**Data to examine**:

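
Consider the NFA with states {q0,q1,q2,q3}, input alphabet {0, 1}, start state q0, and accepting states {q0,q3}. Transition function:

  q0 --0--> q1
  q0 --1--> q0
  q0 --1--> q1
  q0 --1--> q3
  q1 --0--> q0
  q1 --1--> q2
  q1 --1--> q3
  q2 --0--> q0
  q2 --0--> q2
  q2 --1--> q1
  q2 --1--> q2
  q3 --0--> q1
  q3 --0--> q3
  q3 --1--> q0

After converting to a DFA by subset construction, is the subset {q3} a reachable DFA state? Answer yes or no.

no

Start state of the DFA: {q0}.
{q0} --0--> {q1}  [new]
{q0} --1--> {q0,q1,q3}  [new]
{q1} --0--> {q0}  [seen]
{q1} --1--> {q2,q3}  [new]
{q0,q1,q3} --0--> {q0,q1,q3}  [seen]
{q0,q1,q3} --1--> {q0,q1,q2,q3}  [new]
{q2,q3} --0--> {q0,q1,q2,q3}  [seen]
{q2,q3} --1--> {q0,q1,q2}  [new]
{q0,q1,q2,q3} --0--> {q0,q1,q2,q3}  [seen]
{q0,q1,q2,q3} --1--> {q0,q1,q2,q3}  [seen]
{q0,q1,q2} --0--> {q0,q1,q2}  [seen]
{q0,q1,q2} --1--> {q0,q1,q2,q3}  [seen]
Reachable DFA states: {q0}, {q1}, {q0,q1,q3}, {q2,q3}, {q0,q1,q2,q3}, {q0,q1,q2}.
{q3} is not among them.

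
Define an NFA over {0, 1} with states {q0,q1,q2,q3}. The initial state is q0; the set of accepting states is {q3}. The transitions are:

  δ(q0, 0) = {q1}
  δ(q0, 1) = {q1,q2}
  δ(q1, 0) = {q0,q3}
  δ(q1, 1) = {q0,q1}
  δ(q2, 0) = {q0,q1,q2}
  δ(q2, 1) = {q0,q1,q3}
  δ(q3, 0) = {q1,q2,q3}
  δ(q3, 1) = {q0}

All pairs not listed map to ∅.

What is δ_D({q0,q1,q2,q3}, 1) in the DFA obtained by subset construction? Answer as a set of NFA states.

δ(q0,1) = {q1,q2}; δ(q1,1) = {q0,q1}; δ(q2,1) = {q0,q1,q3}; δ(q3,1) = {q0}.
Union: {q0,q1,q2,q3}.

{q0,q1,q2,q3}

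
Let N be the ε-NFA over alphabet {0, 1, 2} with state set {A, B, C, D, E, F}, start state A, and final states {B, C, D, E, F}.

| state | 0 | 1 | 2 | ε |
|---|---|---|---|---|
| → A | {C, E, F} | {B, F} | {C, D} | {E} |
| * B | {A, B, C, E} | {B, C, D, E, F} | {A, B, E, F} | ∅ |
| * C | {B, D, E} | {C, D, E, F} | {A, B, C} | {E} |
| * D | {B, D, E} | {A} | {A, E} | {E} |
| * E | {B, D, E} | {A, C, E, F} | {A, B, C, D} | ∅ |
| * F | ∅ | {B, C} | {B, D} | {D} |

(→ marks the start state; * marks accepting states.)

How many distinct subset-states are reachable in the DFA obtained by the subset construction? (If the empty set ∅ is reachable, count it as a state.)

Start state of the DFA: {A, E} (ε-closure of the NFA start).
{A, E} --0--> {B, C, D, E, F}  [new]
{A, E} --1--> {A, B, C, D, E, F}  [new]
{A, E} --2--> {A, B, C, D, E}  [new]
{B, C, D, E, F} --0--> {A, B, C, D, E}  [seen]
{B, C, D, E, F} --1--> {A, B, C, D, E, F}  [seen]
{B, C, D, E, F} --2--> {A, B, C, D, E, F}  [seen]
{A, B, C, D, E, F} --0--> {A, B, C, D, E, F}  [seen]
{A, B, C, D, E, F} --1--> {A, B, C, D, E, F}  [seen]
{A, B, C, D, E, F} --2--> {A, B, C, D, E, F}  [seen]
{A, B, C, D, E} --0--> {A, B, C, D, E, F}  [seen]
{A, B, C, D, E} --1--> {A, B, C, D, E, F}  [seen]
{A, B, C, D, E} --2--> {A, B, C, D, E, F}  [seen]
Reachable DFA states: {A, E}, {B, C, D, E, F}, {A, B, C, D, E, F}, {A, B, C, D, E}.

4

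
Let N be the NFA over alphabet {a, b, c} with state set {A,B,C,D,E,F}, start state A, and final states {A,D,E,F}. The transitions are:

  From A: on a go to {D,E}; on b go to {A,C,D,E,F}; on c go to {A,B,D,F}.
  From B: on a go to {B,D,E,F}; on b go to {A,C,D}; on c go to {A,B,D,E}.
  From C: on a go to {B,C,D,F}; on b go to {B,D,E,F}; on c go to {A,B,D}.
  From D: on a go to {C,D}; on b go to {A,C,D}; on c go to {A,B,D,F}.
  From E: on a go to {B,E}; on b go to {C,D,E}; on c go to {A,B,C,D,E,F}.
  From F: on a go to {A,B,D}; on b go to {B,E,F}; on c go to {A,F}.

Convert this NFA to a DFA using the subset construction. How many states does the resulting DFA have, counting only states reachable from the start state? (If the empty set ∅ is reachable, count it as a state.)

9

Start state of the DFA: {A}.
{A} --a--> {D,E}  [new]
{A} --b--> {A,C,D,E,F}  [new]
{A} --c--> {A,B,D,F}  [new]
{D,E} --a--> {B,C,D,E}  [new]
{D,E} --b--> {A,C,D,E}  [new]
{D,E} --c--> {A,B,C,D,E,F}  [new]
{A,C,D,E,F} --a--> {A,B,C,D,E,F}  [seen]
{A,C,D,E,F} --b--> {A,B,C,D,E,F}  [seen]
{A,C,D,E,F} --c--> {A,B,C,D,E,F}  [seen]
{A,B,D,F} --a--> {A,B,C,D,E,F}  [seen]
{A,B,D,F} --b--> {A,B,C,D,E,F}  [seen]
{A,B,D,F} --c--> {A,B,D,E,F}  [new]
{B,C,D,E} --a--> {B,C,D,E,F}  [new]
{B,C,D,E} --b--> {A,B,C,D,E,F}  [seen]
{B,C,D,E} --c--> {A,B,C,D,E,F}  [seen]
{A,C,D,E} --a--> {B,C,D,E,F}  [seen]
{A,C,D,E} --b--> {A,B,C,D,E,F}  [seen]
{A,C,D,E} --c--> {A,B,C,D,E,F}  [seen]
{A,B,C,D,E,F} --a--> {A,B,C,D,E,F}  [seen]
{A,B,C,D,E,F} --b--> {A,B,C,D,E,F}  [seen]
{A,B,C,D,E,F} --c--> {A,B,C,D,E,F}  [seen]
{A,B,D,E,F} --a--> {A,B,C,D,E,F}  [seen]
{A,B,D,E,F} --b--> {A,B,C,D,E,F}  [seen]
{A,B,D,E,F} --c--> {A,B,C,D,E,F}  [seen]
{B,C,D,E,F} --a--> {A,B,C,D,E,F}  [seen]
{B,C,D,E,F} --b--> {A,B,C,D,E,F}  [seen]
{B,C,D,E,F} --c--> {A,B,C,D,E,F}  [seen]
Reachable DFA states: {A}, {D,E}, {A,C,D,E,F}, {A,B,D,F}, {B,C,D,E}, {A,C,D,E}, {A,B,C,D,E,F}, {A,B,D,E,F}, {B,C,D,E,F}.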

**Activity**:
Which lines above carry the string "with"? Copy those lines.

**Reply**:
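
Consider the NFA with states {q0,q1,q2,q3}, input alphabet {0, 1}, start state q0, and accepting states {q0,q3}. Transition function:
Define an NFA over {0, 1} with states {q0,q1,q2,q3}. The initial state is q0; the set of accepting states is {q3}. The transitions are:
Let N be the ε-NFA over alphabet {0, 1, 2} with state set {A, B, C, D, E, F}, start state A, and final states {B, C, D, E, F}.
Let N be the NFA over alphabet {a, b, c} with state set {A,B,C,D,E,F}, start state A, and final states {A,D,E,F}. The transitions are: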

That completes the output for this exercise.